■ EXERCISE OBJECTIVE ■
Transcribe all the records with complete accuracy.

Records drawn from a dataset
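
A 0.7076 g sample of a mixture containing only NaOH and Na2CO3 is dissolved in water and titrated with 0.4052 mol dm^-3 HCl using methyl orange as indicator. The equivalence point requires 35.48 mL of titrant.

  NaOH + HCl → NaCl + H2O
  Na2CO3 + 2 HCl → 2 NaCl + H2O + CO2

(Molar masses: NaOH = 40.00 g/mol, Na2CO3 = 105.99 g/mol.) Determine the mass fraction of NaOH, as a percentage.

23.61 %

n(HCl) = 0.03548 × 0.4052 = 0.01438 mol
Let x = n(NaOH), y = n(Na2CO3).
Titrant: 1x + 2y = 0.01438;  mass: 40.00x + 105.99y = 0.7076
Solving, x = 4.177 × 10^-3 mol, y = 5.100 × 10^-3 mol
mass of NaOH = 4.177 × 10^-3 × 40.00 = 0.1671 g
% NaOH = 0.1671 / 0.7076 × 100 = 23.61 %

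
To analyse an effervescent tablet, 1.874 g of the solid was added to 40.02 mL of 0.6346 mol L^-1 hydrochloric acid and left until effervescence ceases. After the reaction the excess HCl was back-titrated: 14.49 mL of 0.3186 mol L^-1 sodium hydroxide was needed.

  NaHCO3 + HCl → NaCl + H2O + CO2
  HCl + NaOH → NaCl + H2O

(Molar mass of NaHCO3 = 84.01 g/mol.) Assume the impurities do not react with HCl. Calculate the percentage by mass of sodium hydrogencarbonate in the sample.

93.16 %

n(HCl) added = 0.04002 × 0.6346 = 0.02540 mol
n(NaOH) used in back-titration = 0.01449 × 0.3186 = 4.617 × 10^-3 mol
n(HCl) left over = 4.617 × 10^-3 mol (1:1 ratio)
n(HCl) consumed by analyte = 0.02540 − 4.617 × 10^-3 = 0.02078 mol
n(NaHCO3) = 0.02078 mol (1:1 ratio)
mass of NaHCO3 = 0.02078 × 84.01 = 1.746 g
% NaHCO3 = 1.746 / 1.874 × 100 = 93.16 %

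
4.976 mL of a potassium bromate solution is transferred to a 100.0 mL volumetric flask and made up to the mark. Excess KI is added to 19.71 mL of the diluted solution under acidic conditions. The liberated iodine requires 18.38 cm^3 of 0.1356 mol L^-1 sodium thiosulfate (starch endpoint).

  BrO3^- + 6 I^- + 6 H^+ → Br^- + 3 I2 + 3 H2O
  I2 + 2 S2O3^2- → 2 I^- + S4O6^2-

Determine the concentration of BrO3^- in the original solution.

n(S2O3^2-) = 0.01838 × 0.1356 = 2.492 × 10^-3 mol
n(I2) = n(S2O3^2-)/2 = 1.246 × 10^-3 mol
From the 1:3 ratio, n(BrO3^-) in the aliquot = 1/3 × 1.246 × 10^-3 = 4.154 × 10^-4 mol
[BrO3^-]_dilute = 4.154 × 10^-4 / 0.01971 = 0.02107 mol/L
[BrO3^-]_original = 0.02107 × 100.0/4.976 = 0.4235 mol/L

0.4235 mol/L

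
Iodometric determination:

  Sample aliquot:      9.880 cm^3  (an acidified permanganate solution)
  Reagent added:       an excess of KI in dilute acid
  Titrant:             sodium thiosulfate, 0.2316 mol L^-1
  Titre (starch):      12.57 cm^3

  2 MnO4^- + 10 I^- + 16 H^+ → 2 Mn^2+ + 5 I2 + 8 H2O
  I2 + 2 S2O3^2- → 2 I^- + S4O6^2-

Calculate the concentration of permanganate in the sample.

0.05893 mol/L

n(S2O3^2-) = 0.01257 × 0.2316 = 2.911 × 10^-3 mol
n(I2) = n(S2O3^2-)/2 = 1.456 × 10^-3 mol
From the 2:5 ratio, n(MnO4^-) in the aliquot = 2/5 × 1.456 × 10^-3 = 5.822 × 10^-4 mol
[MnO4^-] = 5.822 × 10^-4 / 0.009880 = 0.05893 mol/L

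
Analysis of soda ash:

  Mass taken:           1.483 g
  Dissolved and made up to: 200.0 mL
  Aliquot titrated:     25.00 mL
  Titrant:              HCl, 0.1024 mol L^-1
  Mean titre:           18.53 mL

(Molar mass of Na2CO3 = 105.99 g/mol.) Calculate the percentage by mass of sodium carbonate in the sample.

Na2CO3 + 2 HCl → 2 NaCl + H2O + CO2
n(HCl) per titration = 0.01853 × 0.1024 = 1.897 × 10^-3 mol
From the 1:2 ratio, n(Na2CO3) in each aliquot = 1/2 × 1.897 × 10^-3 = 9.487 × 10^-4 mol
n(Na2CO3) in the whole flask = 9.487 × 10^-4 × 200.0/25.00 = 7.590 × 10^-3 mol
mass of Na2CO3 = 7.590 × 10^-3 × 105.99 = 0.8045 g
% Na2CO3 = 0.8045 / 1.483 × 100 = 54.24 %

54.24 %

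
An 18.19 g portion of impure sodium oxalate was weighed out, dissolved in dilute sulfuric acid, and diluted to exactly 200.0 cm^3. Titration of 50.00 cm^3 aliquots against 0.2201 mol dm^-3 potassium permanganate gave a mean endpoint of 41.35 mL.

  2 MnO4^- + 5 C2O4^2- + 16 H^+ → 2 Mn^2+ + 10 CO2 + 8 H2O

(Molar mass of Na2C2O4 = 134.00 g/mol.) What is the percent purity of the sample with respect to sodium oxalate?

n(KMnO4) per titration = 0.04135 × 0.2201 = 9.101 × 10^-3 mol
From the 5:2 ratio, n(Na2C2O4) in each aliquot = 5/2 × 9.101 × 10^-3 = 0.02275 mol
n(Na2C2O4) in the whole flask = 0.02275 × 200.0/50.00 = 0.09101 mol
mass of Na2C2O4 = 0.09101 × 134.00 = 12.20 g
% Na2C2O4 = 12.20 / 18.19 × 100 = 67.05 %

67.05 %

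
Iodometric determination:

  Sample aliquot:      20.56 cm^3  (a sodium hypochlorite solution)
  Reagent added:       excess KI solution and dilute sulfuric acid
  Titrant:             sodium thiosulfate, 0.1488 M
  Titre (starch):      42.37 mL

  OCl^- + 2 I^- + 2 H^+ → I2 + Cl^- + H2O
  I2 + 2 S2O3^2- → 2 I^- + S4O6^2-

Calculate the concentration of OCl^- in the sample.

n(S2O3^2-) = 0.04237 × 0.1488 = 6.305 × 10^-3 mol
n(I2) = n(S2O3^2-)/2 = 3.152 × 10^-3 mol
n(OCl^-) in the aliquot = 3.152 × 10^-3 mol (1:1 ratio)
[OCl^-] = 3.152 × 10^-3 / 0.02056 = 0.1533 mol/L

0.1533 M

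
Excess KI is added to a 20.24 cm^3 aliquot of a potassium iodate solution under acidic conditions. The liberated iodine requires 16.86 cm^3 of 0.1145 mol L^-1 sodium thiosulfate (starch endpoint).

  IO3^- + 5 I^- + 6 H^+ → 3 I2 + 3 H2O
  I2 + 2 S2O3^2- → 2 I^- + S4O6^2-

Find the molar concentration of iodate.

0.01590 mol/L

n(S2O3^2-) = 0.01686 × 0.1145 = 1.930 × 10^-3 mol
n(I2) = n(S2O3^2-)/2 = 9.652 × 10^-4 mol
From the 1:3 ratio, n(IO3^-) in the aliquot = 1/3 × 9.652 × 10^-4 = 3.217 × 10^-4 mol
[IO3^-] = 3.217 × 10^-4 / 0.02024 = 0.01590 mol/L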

■ RESPONSE AREA ■
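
A 0.7076 g sample of a mixture containing only NaOH and Na2CO3 is dissolved in water and titrated with 0.4052 mol dm^-3 HCl using methyl orange as indicator. The equivalence point requires 35.48 mL of titrant.

  NaOH + HCl → NaCl + H2O
  Na2CO3 + 2 HCl → 2 NaCl + H2O + CO2

(Molar masses: NaOH = 40.00 g/mol, Na2CO3 = 105.99 g/mol.) Determine the mass fraction of NaOH, as a percentage.

23.61 %

n(HCl) = 0.03548 × 0.4052 = 0.01438 mol
Let x = n(NaOH), y = n(Na2CO3).
Titrant: 1x + 2y = 0.01438;  mass: 40.00x + 105.99y = 0.7076
Solving, x = 4.177 × 10^-3 mol, y = 5.100 × 10^-3 mol
mass of NaOH = 4.177 × 10^-3 × 40.00 = 0.1671 g
% NaOH = 0.1671 / 0.7076 × 100 = 23.61 %

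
To analyse an effervescent tablet, 1.874 g of the solid was added to 40.02 mL of 0.6346 mol L^-1 hydrochloric acid and left until effervescence ceases. After the reaction the excess HCl was back-titrated: 14.49 mL of 0.3186 mol L^-1 sodium hydroxide was needed.

  NaHCO3 + HCl → NaCl + H2O + CO2
  HCl + NaOH → NaCl + H2O

(Molar mass of NaHCO3 = 84.01 g/mol.) Assume the impurities do not react with HCl. Calculate the percentage by mass of sodium hydrogencarbonate in the sample.

93.16 %

n(HCl) added = 0.04002 × 0.6346 = 0.02540 mol
n(NaOH) used in back-titration = 0.01449 × 0.3186 = 4.617 × 10^-3 mol
n(HCl) left over = 4.617 × 10^-3 mol (1:1 ratio)
n(HCl) consumed by analyte = 0.02540 − 4.617 × 10^-3 = 0.02078 mol
n(NaHCO3) = 0.02078 mol (1:1 ratio)
mass of NaHCO3 = 0.02078 × 84.01 = 1.746 g
% NaHCO3 = 1.746 / 1.874 × 100 = 93.16 %

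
4.976 mL of a potassium bromate solution is transferred to a 100.0 mL volumetric flask and made up to the mark. Excess KI is added to 19.71 mL of the diluted solution under acidic conditions. The liberated iodine requires 18.38 cm^3 of 0.1356 mol L^-1 sodium thiosulfate (starch endpoint).

  BrO3^- + 6 I^- + 6 H^+ → Br^- + 3 I2 + 3 H2O
  I2 + 2 S2O3^2- → 2 I^- + S4O6^2-

Determine the concentration of BrO3^- in the original solution.

n(S2O3^2-) = 0.01838 × 0.1356 = 2.492 × 10^-3 mol
n(I2) = n(S2O3^2-)/2 = 1.246 × 10^-3 mol
From the 1:3 ratio, n(BrO3^-) in the aliquot = 1/3 × 1.246 × 10^-3 = 4.154 × 10^-4 mol
[BrO3^-]_dilute = 4.154 × 10^-4 / 0.01971 = 0.02107 mol/L
[BrO3^-]_original = 0.02107 × 100.0/4.976 = 0.4235 mol/L

0.4235 mol/L

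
Iodometric determination:

  Sample aliquot:      9.880 cm^3  (an acidified permanganate solution)
  Reagent added:       an excess of KI in dilute acid
  Titrant:             sodium thiosulfate, 0.2316 mol L^-1
  Titre (starch):      12.57 cm^3

  2 MnO4^- + 10 I^- + 16 H^+ → 2 Mn^2+ + 5 I2 + 8 H2O
  I2 + 2 S2O3^2- → 2 I^- + S4O6^2-

Calculate the concentration of permanganate in the sample.

0.05893 mol/L

n(S2O3^2-) = 0.01257 × 0.2316 = 2.911 × 10^-3 mol
n(I2) = n(S2O3^2-)/2 = 1.456 × 10^-3 mol
From the 2:5 ratio, n(MnO4^-) in the aliquot = 2/5 × 1.456 × 10^-3 = 5.822 × 10^-4 mol
[MnO4^-] = 5.822 × 10^-4 / 0.009880 = 0.05893 mol/L

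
Analysis of soda ash:

  Mass taken:           1.483 g
  Dissolved and made up to: 200.0 mL
  Aliquot titrated:     25.00 mL
  Titrant:              HCl, 0.1024 mol L^-1
  Mean titre:           18.53 mL

(Molar mass of Na2CO3 = 105.99 g/mol.) Calculate the percentage by mass of sodium carbonate in the sample.

Na2CO3 + 2 HCl → 2 NaCl + H2O + CO2
n(HCl) per titration = 0.01853 × 0.1024 = 1.897 × 10^-3 mol
From the 1:2 ratio, n(Na2CO3) in each aliquot = 1/2 × 1.897 × 10^-3 = 9.487 × 10^-4 mol
n(Na2CO3) in the whole flask = 9.487 × 10^-4 × 200.0/25.00 = 7.590 × 10^-3 mol
mass of Na2CO3 = 7.590 × 10^-3 × 105.99 = 0.8045 g
% Na2CO3 = 0.8045 / 1.483 × 100 = 54.24 %

54.24 %

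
An 18.19 g portion of impure sodium oxalate was weighed out, dissolved in dilute sulfuric acid, and diluted to exactly 200.0 cm^3. Titration of 50.00 cm^3 aliquots against 0.2201 mol dm^-3 potassium permanganate gave a mean endpoint of 41.35 mL.

  2 MnO4^- + 5 C2O4^2- + 16 H^+ → 2 Mn^2+ + 10 CO2 + 8 H2O

(Molar mass of Na2C2O4 = 134.00 g/mol.) What is the percent purity of the sample with respect to sodium oxalate?

n(KMnO4) per titration = 0.04135 × 0.2201 = 9.101 × 10^-3 mol
From the 5:2 ratio, n(Na2C2O4) in each aliquot = 5/2 × 9.101 × 10^-3 = 0.02275 mol
n(Na2C2O4) in the whole flask = 0.02275 × 200.0/50.00 = 0.09101 mol
mass of Na2C2O4 = 0.09101 × 134.00 = 12.20 g
% Na2C2O4 = 12.20 / 18.19 × 100 = 67.05 %

67.05 %

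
Iodometric determination:

  Sample aliquot:      20.56 cm^3  (a sodium hypochlorite solution)
  Reagent added:       excess KI solution and dilute sulfuric acid
  Titrant:             sodium thiosulfate, 0.1488 M
  Titre (starch):      42.37 mL

  OCl^- + 2 I^- + 2 H^+ → I2 + Cl^- + H2O
  I2 + 2 S2O3^2- → 2 I^- + S4O6^2-

Calculate the concentration of OCl^- in the sample.

n(S2O3^2-) = 0.04237 × 0.1488 = 6.305 × 10^-3 mol
n(I2) = n(S2O3^2-)/2 = 3.152 × 10^-3 mol
n(OCl^-) in the aliquot = 3.152 × 10^-3 mol (1:1 ratio)
[OCl^-] = 3.152 × 10^-3 / 0.02056 = 0.1533 mol/L

0.1533 M

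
Excess KI is added to a 20.24 cm^3 aliquot of a potassium iodate solution under acidic conditions. The liberated iodine requires 16.86 cm^3 of 0.1145 mol L^-1 sodium thiosulfate (starch endpoint).

  IO3^- + 5 I^- + 6 H^+ → 3 I2 + 3 H2O
  I2 + 2 S2O3^2- → 2 I^- + S4O6^2-

Find the molar concentration of iodate.

0.01590 mol/L

n(S2O3^2-) = 0.01686 × 0.1145 = 1.930 × 10^-3 mol
n(I2) = n(S2O3^2-)/2 = 9.652 × 10^-4 mol
From the 1:3 ratio, n(IO3^-) in the aliquot = 1/3 × 9.652 × 10^-4 = 3.217 × 10^-4 mol
[IO3^-] = 3.217 × 10^-4 / 0.02024 = 0.01590 mol/L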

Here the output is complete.